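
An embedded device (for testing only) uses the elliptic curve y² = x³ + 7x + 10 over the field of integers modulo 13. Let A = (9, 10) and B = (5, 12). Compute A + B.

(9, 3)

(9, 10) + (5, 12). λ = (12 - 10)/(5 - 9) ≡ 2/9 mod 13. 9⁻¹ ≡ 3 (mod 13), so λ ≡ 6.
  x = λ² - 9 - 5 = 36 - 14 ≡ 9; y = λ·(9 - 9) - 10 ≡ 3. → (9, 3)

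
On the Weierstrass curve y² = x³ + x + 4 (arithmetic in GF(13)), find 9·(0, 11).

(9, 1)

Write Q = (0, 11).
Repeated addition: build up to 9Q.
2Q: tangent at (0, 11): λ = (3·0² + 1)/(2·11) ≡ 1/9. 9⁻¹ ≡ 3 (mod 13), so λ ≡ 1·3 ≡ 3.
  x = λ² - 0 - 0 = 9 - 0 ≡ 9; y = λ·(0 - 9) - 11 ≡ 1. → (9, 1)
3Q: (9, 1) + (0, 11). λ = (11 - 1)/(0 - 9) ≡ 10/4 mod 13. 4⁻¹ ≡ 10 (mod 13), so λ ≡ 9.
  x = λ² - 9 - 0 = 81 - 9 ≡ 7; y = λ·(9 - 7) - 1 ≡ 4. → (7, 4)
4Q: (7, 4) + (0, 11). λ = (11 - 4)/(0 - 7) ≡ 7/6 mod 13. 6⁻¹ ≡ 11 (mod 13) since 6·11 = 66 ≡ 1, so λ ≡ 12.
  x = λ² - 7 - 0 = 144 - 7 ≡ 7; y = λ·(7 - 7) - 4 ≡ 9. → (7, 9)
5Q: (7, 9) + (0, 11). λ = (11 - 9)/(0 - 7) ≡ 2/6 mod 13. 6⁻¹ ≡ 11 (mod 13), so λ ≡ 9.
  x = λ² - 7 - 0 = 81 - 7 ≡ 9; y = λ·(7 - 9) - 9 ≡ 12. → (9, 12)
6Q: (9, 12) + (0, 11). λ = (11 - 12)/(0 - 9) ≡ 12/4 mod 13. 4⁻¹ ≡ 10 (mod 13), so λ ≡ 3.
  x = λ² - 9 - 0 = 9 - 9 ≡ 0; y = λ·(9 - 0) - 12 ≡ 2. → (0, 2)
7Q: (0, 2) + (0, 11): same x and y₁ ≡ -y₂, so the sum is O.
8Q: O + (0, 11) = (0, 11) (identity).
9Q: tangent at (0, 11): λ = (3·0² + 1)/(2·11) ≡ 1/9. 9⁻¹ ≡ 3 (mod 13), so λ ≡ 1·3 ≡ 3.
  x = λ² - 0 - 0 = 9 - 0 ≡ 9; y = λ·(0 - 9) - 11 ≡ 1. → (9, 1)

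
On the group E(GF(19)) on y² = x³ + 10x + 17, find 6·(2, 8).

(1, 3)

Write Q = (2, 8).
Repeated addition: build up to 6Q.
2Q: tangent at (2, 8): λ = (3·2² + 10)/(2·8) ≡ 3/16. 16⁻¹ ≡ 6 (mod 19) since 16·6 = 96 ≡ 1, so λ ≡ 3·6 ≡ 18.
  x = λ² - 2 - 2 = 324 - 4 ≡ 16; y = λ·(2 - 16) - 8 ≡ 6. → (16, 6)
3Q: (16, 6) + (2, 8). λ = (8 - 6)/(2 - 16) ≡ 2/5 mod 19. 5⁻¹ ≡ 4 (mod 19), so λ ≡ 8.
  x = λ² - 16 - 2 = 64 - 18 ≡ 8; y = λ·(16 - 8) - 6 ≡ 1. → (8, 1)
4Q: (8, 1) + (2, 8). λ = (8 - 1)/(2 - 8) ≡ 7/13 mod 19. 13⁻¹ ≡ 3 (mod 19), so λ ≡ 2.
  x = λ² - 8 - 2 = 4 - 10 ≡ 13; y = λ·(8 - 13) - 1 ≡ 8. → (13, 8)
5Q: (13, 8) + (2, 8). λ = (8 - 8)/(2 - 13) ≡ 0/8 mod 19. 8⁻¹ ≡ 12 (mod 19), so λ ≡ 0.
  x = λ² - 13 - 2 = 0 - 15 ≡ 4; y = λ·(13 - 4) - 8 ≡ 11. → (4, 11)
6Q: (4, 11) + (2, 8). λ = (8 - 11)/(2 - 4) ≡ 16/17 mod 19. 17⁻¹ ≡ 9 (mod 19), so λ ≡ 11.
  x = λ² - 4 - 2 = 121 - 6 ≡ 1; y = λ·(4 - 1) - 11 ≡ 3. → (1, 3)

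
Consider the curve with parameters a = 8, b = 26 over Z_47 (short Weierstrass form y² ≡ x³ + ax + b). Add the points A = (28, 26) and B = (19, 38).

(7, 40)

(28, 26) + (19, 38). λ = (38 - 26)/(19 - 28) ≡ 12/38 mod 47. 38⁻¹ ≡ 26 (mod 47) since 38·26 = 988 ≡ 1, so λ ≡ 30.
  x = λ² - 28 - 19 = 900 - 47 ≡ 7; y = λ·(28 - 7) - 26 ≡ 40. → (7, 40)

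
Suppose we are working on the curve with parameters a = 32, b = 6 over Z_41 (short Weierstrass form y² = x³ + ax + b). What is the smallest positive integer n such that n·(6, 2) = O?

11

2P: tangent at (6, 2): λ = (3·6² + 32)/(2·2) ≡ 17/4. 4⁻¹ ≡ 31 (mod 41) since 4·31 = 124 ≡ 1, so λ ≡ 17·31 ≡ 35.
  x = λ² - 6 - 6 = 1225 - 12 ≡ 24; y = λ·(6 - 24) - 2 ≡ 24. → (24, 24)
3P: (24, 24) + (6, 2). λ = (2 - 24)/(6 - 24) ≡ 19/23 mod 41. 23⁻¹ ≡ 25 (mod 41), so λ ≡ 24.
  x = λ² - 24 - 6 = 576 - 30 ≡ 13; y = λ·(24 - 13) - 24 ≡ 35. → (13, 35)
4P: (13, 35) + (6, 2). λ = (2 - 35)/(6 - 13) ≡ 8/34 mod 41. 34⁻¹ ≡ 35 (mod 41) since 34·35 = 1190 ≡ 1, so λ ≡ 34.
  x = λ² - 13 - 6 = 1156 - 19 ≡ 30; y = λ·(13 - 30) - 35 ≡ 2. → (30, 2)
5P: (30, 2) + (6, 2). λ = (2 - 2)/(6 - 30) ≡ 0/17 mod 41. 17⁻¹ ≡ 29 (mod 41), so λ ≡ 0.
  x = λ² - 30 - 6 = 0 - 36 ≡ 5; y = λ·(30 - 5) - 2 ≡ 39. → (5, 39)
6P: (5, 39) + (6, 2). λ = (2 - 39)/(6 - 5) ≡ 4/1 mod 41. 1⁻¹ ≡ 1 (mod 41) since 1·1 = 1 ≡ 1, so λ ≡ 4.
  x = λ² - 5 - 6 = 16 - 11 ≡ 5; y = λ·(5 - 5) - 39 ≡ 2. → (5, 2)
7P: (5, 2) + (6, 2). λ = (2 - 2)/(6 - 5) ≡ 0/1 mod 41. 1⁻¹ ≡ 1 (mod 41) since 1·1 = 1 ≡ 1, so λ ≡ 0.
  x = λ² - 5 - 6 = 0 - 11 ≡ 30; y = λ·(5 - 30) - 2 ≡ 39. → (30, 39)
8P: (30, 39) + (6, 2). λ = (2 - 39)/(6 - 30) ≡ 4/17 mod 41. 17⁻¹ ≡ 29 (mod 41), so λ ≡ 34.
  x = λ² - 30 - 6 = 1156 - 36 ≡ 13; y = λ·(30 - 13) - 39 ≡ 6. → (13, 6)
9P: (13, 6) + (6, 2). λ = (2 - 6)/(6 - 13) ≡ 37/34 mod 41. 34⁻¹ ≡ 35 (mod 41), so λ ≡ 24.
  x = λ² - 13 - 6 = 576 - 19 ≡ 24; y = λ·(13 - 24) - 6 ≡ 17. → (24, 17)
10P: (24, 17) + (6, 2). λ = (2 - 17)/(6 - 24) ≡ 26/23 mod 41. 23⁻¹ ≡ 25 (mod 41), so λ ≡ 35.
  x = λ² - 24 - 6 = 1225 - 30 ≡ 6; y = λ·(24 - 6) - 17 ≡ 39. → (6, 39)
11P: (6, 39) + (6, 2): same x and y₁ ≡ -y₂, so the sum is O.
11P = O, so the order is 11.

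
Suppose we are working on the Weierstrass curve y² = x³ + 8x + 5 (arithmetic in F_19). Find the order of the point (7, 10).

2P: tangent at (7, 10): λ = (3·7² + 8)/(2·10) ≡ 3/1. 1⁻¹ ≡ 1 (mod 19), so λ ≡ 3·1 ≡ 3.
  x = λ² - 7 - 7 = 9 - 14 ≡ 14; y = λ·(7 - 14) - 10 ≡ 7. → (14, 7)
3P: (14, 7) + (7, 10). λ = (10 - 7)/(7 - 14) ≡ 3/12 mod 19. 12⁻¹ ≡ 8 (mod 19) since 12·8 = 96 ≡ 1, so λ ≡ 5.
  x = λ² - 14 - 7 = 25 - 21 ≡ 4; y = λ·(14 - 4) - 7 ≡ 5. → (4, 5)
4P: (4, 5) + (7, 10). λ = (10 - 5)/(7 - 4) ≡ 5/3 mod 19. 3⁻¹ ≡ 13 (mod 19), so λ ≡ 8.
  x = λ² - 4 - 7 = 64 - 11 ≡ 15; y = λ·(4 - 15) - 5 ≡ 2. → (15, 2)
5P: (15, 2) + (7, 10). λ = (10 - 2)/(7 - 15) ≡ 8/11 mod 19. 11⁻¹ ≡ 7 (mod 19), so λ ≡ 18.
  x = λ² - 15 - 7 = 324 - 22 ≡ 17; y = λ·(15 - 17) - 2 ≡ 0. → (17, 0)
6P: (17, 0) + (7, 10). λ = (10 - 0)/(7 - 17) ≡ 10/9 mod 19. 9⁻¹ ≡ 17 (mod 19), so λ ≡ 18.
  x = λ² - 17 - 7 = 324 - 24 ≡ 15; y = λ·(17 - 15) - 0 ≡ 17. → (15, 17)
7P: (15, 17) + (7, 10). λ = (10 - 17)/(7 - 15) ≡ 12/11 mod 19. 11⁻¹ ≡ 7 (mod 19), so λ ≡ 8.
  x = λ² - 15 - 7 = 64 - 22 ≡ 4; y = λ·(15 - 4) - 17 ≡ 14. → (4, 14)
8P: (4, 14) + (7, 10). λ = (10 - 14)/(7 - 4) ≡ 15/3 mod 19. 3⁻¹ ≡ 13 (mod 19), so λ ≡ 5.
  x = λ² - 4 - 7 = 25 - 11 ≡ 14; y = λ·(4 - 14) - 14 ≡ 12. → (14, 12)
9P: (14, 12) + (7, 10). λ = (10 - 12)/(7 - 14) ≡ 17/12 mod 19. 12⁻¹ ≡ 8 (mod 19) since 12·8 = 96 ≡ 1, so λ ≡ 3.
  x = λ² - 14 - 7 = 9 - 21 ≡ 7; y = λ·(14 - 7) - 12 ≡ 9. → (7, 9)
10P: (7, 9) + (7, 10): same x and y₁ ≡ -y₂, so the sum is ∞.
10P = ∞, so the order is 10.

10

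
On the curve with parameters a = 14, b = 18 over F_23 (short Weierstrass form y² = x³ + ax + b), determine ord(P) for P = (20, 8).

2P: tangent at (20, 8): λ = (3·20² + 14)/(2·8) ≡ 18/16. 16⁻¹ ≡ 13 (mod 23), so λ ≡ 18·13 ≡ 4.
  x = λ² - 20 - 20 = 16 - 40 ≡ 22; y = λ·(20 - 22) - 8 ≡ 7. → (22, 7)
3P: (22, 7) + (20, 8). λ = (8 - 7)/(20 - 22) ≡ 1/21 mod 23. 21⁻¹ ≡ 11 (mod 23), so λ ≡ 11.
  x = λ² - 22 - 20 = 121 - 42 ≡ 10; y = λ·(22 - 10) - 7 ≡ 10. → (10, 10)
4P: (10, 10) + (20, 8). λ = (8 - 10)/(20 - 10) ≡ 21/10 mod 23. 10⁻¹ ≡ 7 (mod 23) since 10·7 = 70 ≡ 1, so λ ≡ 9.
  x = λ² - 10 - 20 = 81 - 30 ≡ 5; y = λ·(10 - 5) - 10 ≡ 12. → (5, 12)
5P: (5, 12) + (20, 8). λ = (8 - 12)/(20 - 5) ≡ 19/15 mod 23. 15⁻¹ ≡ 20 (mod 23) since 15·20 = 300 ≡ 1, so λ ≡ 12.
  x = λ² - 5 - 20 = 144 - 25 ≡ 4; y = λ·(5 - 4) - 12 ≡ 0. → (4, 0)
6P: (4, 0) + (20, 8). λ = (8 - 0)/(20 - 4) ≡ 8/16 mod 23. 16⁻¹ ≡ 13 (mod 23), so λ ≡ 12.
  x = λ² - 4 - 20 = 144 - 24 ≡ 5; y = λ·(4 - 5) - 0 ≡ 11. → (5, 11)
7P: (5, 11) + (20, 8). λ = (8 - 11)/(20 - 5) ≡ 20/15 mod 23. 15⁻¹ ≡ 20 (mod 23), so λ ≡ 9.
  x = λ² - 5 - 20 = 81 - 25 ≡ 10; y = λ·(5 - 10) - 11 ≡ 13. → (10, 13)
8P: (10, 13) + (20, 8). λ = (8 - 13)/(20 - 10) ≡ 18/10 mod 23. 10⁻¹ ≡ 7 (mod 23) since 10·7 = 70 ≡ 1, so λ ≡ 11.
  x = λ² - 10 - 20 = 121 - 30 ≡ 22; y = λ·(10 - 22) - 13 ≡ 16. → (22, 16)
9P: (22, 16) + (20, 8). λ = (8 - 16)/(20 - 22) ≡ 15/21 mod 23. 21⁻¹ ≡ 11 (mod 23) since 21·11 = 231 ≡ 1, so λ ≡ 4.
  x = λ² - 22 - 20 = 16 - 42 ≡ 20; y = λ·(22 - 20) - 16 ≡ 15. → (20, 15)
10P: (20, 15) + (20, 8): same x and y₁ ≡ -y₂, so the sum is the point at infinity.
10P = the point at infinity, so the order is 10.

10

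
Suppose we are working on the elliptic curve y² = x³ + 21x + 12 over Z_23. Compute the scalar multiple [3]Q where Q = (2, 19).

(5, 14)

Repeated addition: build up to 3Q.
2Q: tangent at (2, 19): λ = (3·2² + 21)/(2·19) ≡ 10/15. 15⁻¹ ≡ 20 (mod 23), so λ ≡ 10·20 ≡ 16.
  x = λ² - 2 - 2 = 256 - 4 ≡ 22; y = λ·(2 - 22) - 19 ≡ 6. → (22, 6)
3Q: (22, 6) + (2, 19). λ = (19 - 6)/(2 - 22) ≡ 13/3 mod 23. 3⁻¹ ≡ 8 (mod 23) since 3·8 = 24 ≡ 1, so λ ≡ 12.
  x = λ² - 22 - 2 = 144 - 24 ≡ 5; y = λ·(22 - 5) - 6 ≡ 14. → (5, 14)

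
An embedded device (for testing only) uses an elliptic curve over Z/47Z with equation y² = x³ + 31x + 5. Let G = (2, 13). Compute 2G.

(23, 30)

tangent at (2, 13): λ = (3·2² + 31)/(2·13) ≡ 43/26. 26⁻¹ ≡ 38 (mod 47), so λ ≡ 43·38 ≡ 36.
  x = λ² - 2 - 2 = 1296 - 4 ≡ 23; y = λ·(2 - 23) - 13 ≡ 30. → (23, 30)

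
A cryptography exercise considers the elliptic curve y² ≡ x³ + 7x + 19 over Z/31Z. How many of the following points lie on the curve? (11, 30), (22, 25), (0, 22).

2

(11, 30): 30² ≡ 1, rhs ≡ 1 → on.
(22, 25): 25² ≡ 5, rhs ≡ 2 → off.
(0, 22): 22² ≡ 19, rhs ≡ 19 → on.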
——
### Task statement
Count the lines in the records above that contain the word "working", and report only that number.

### Response to this exercise
3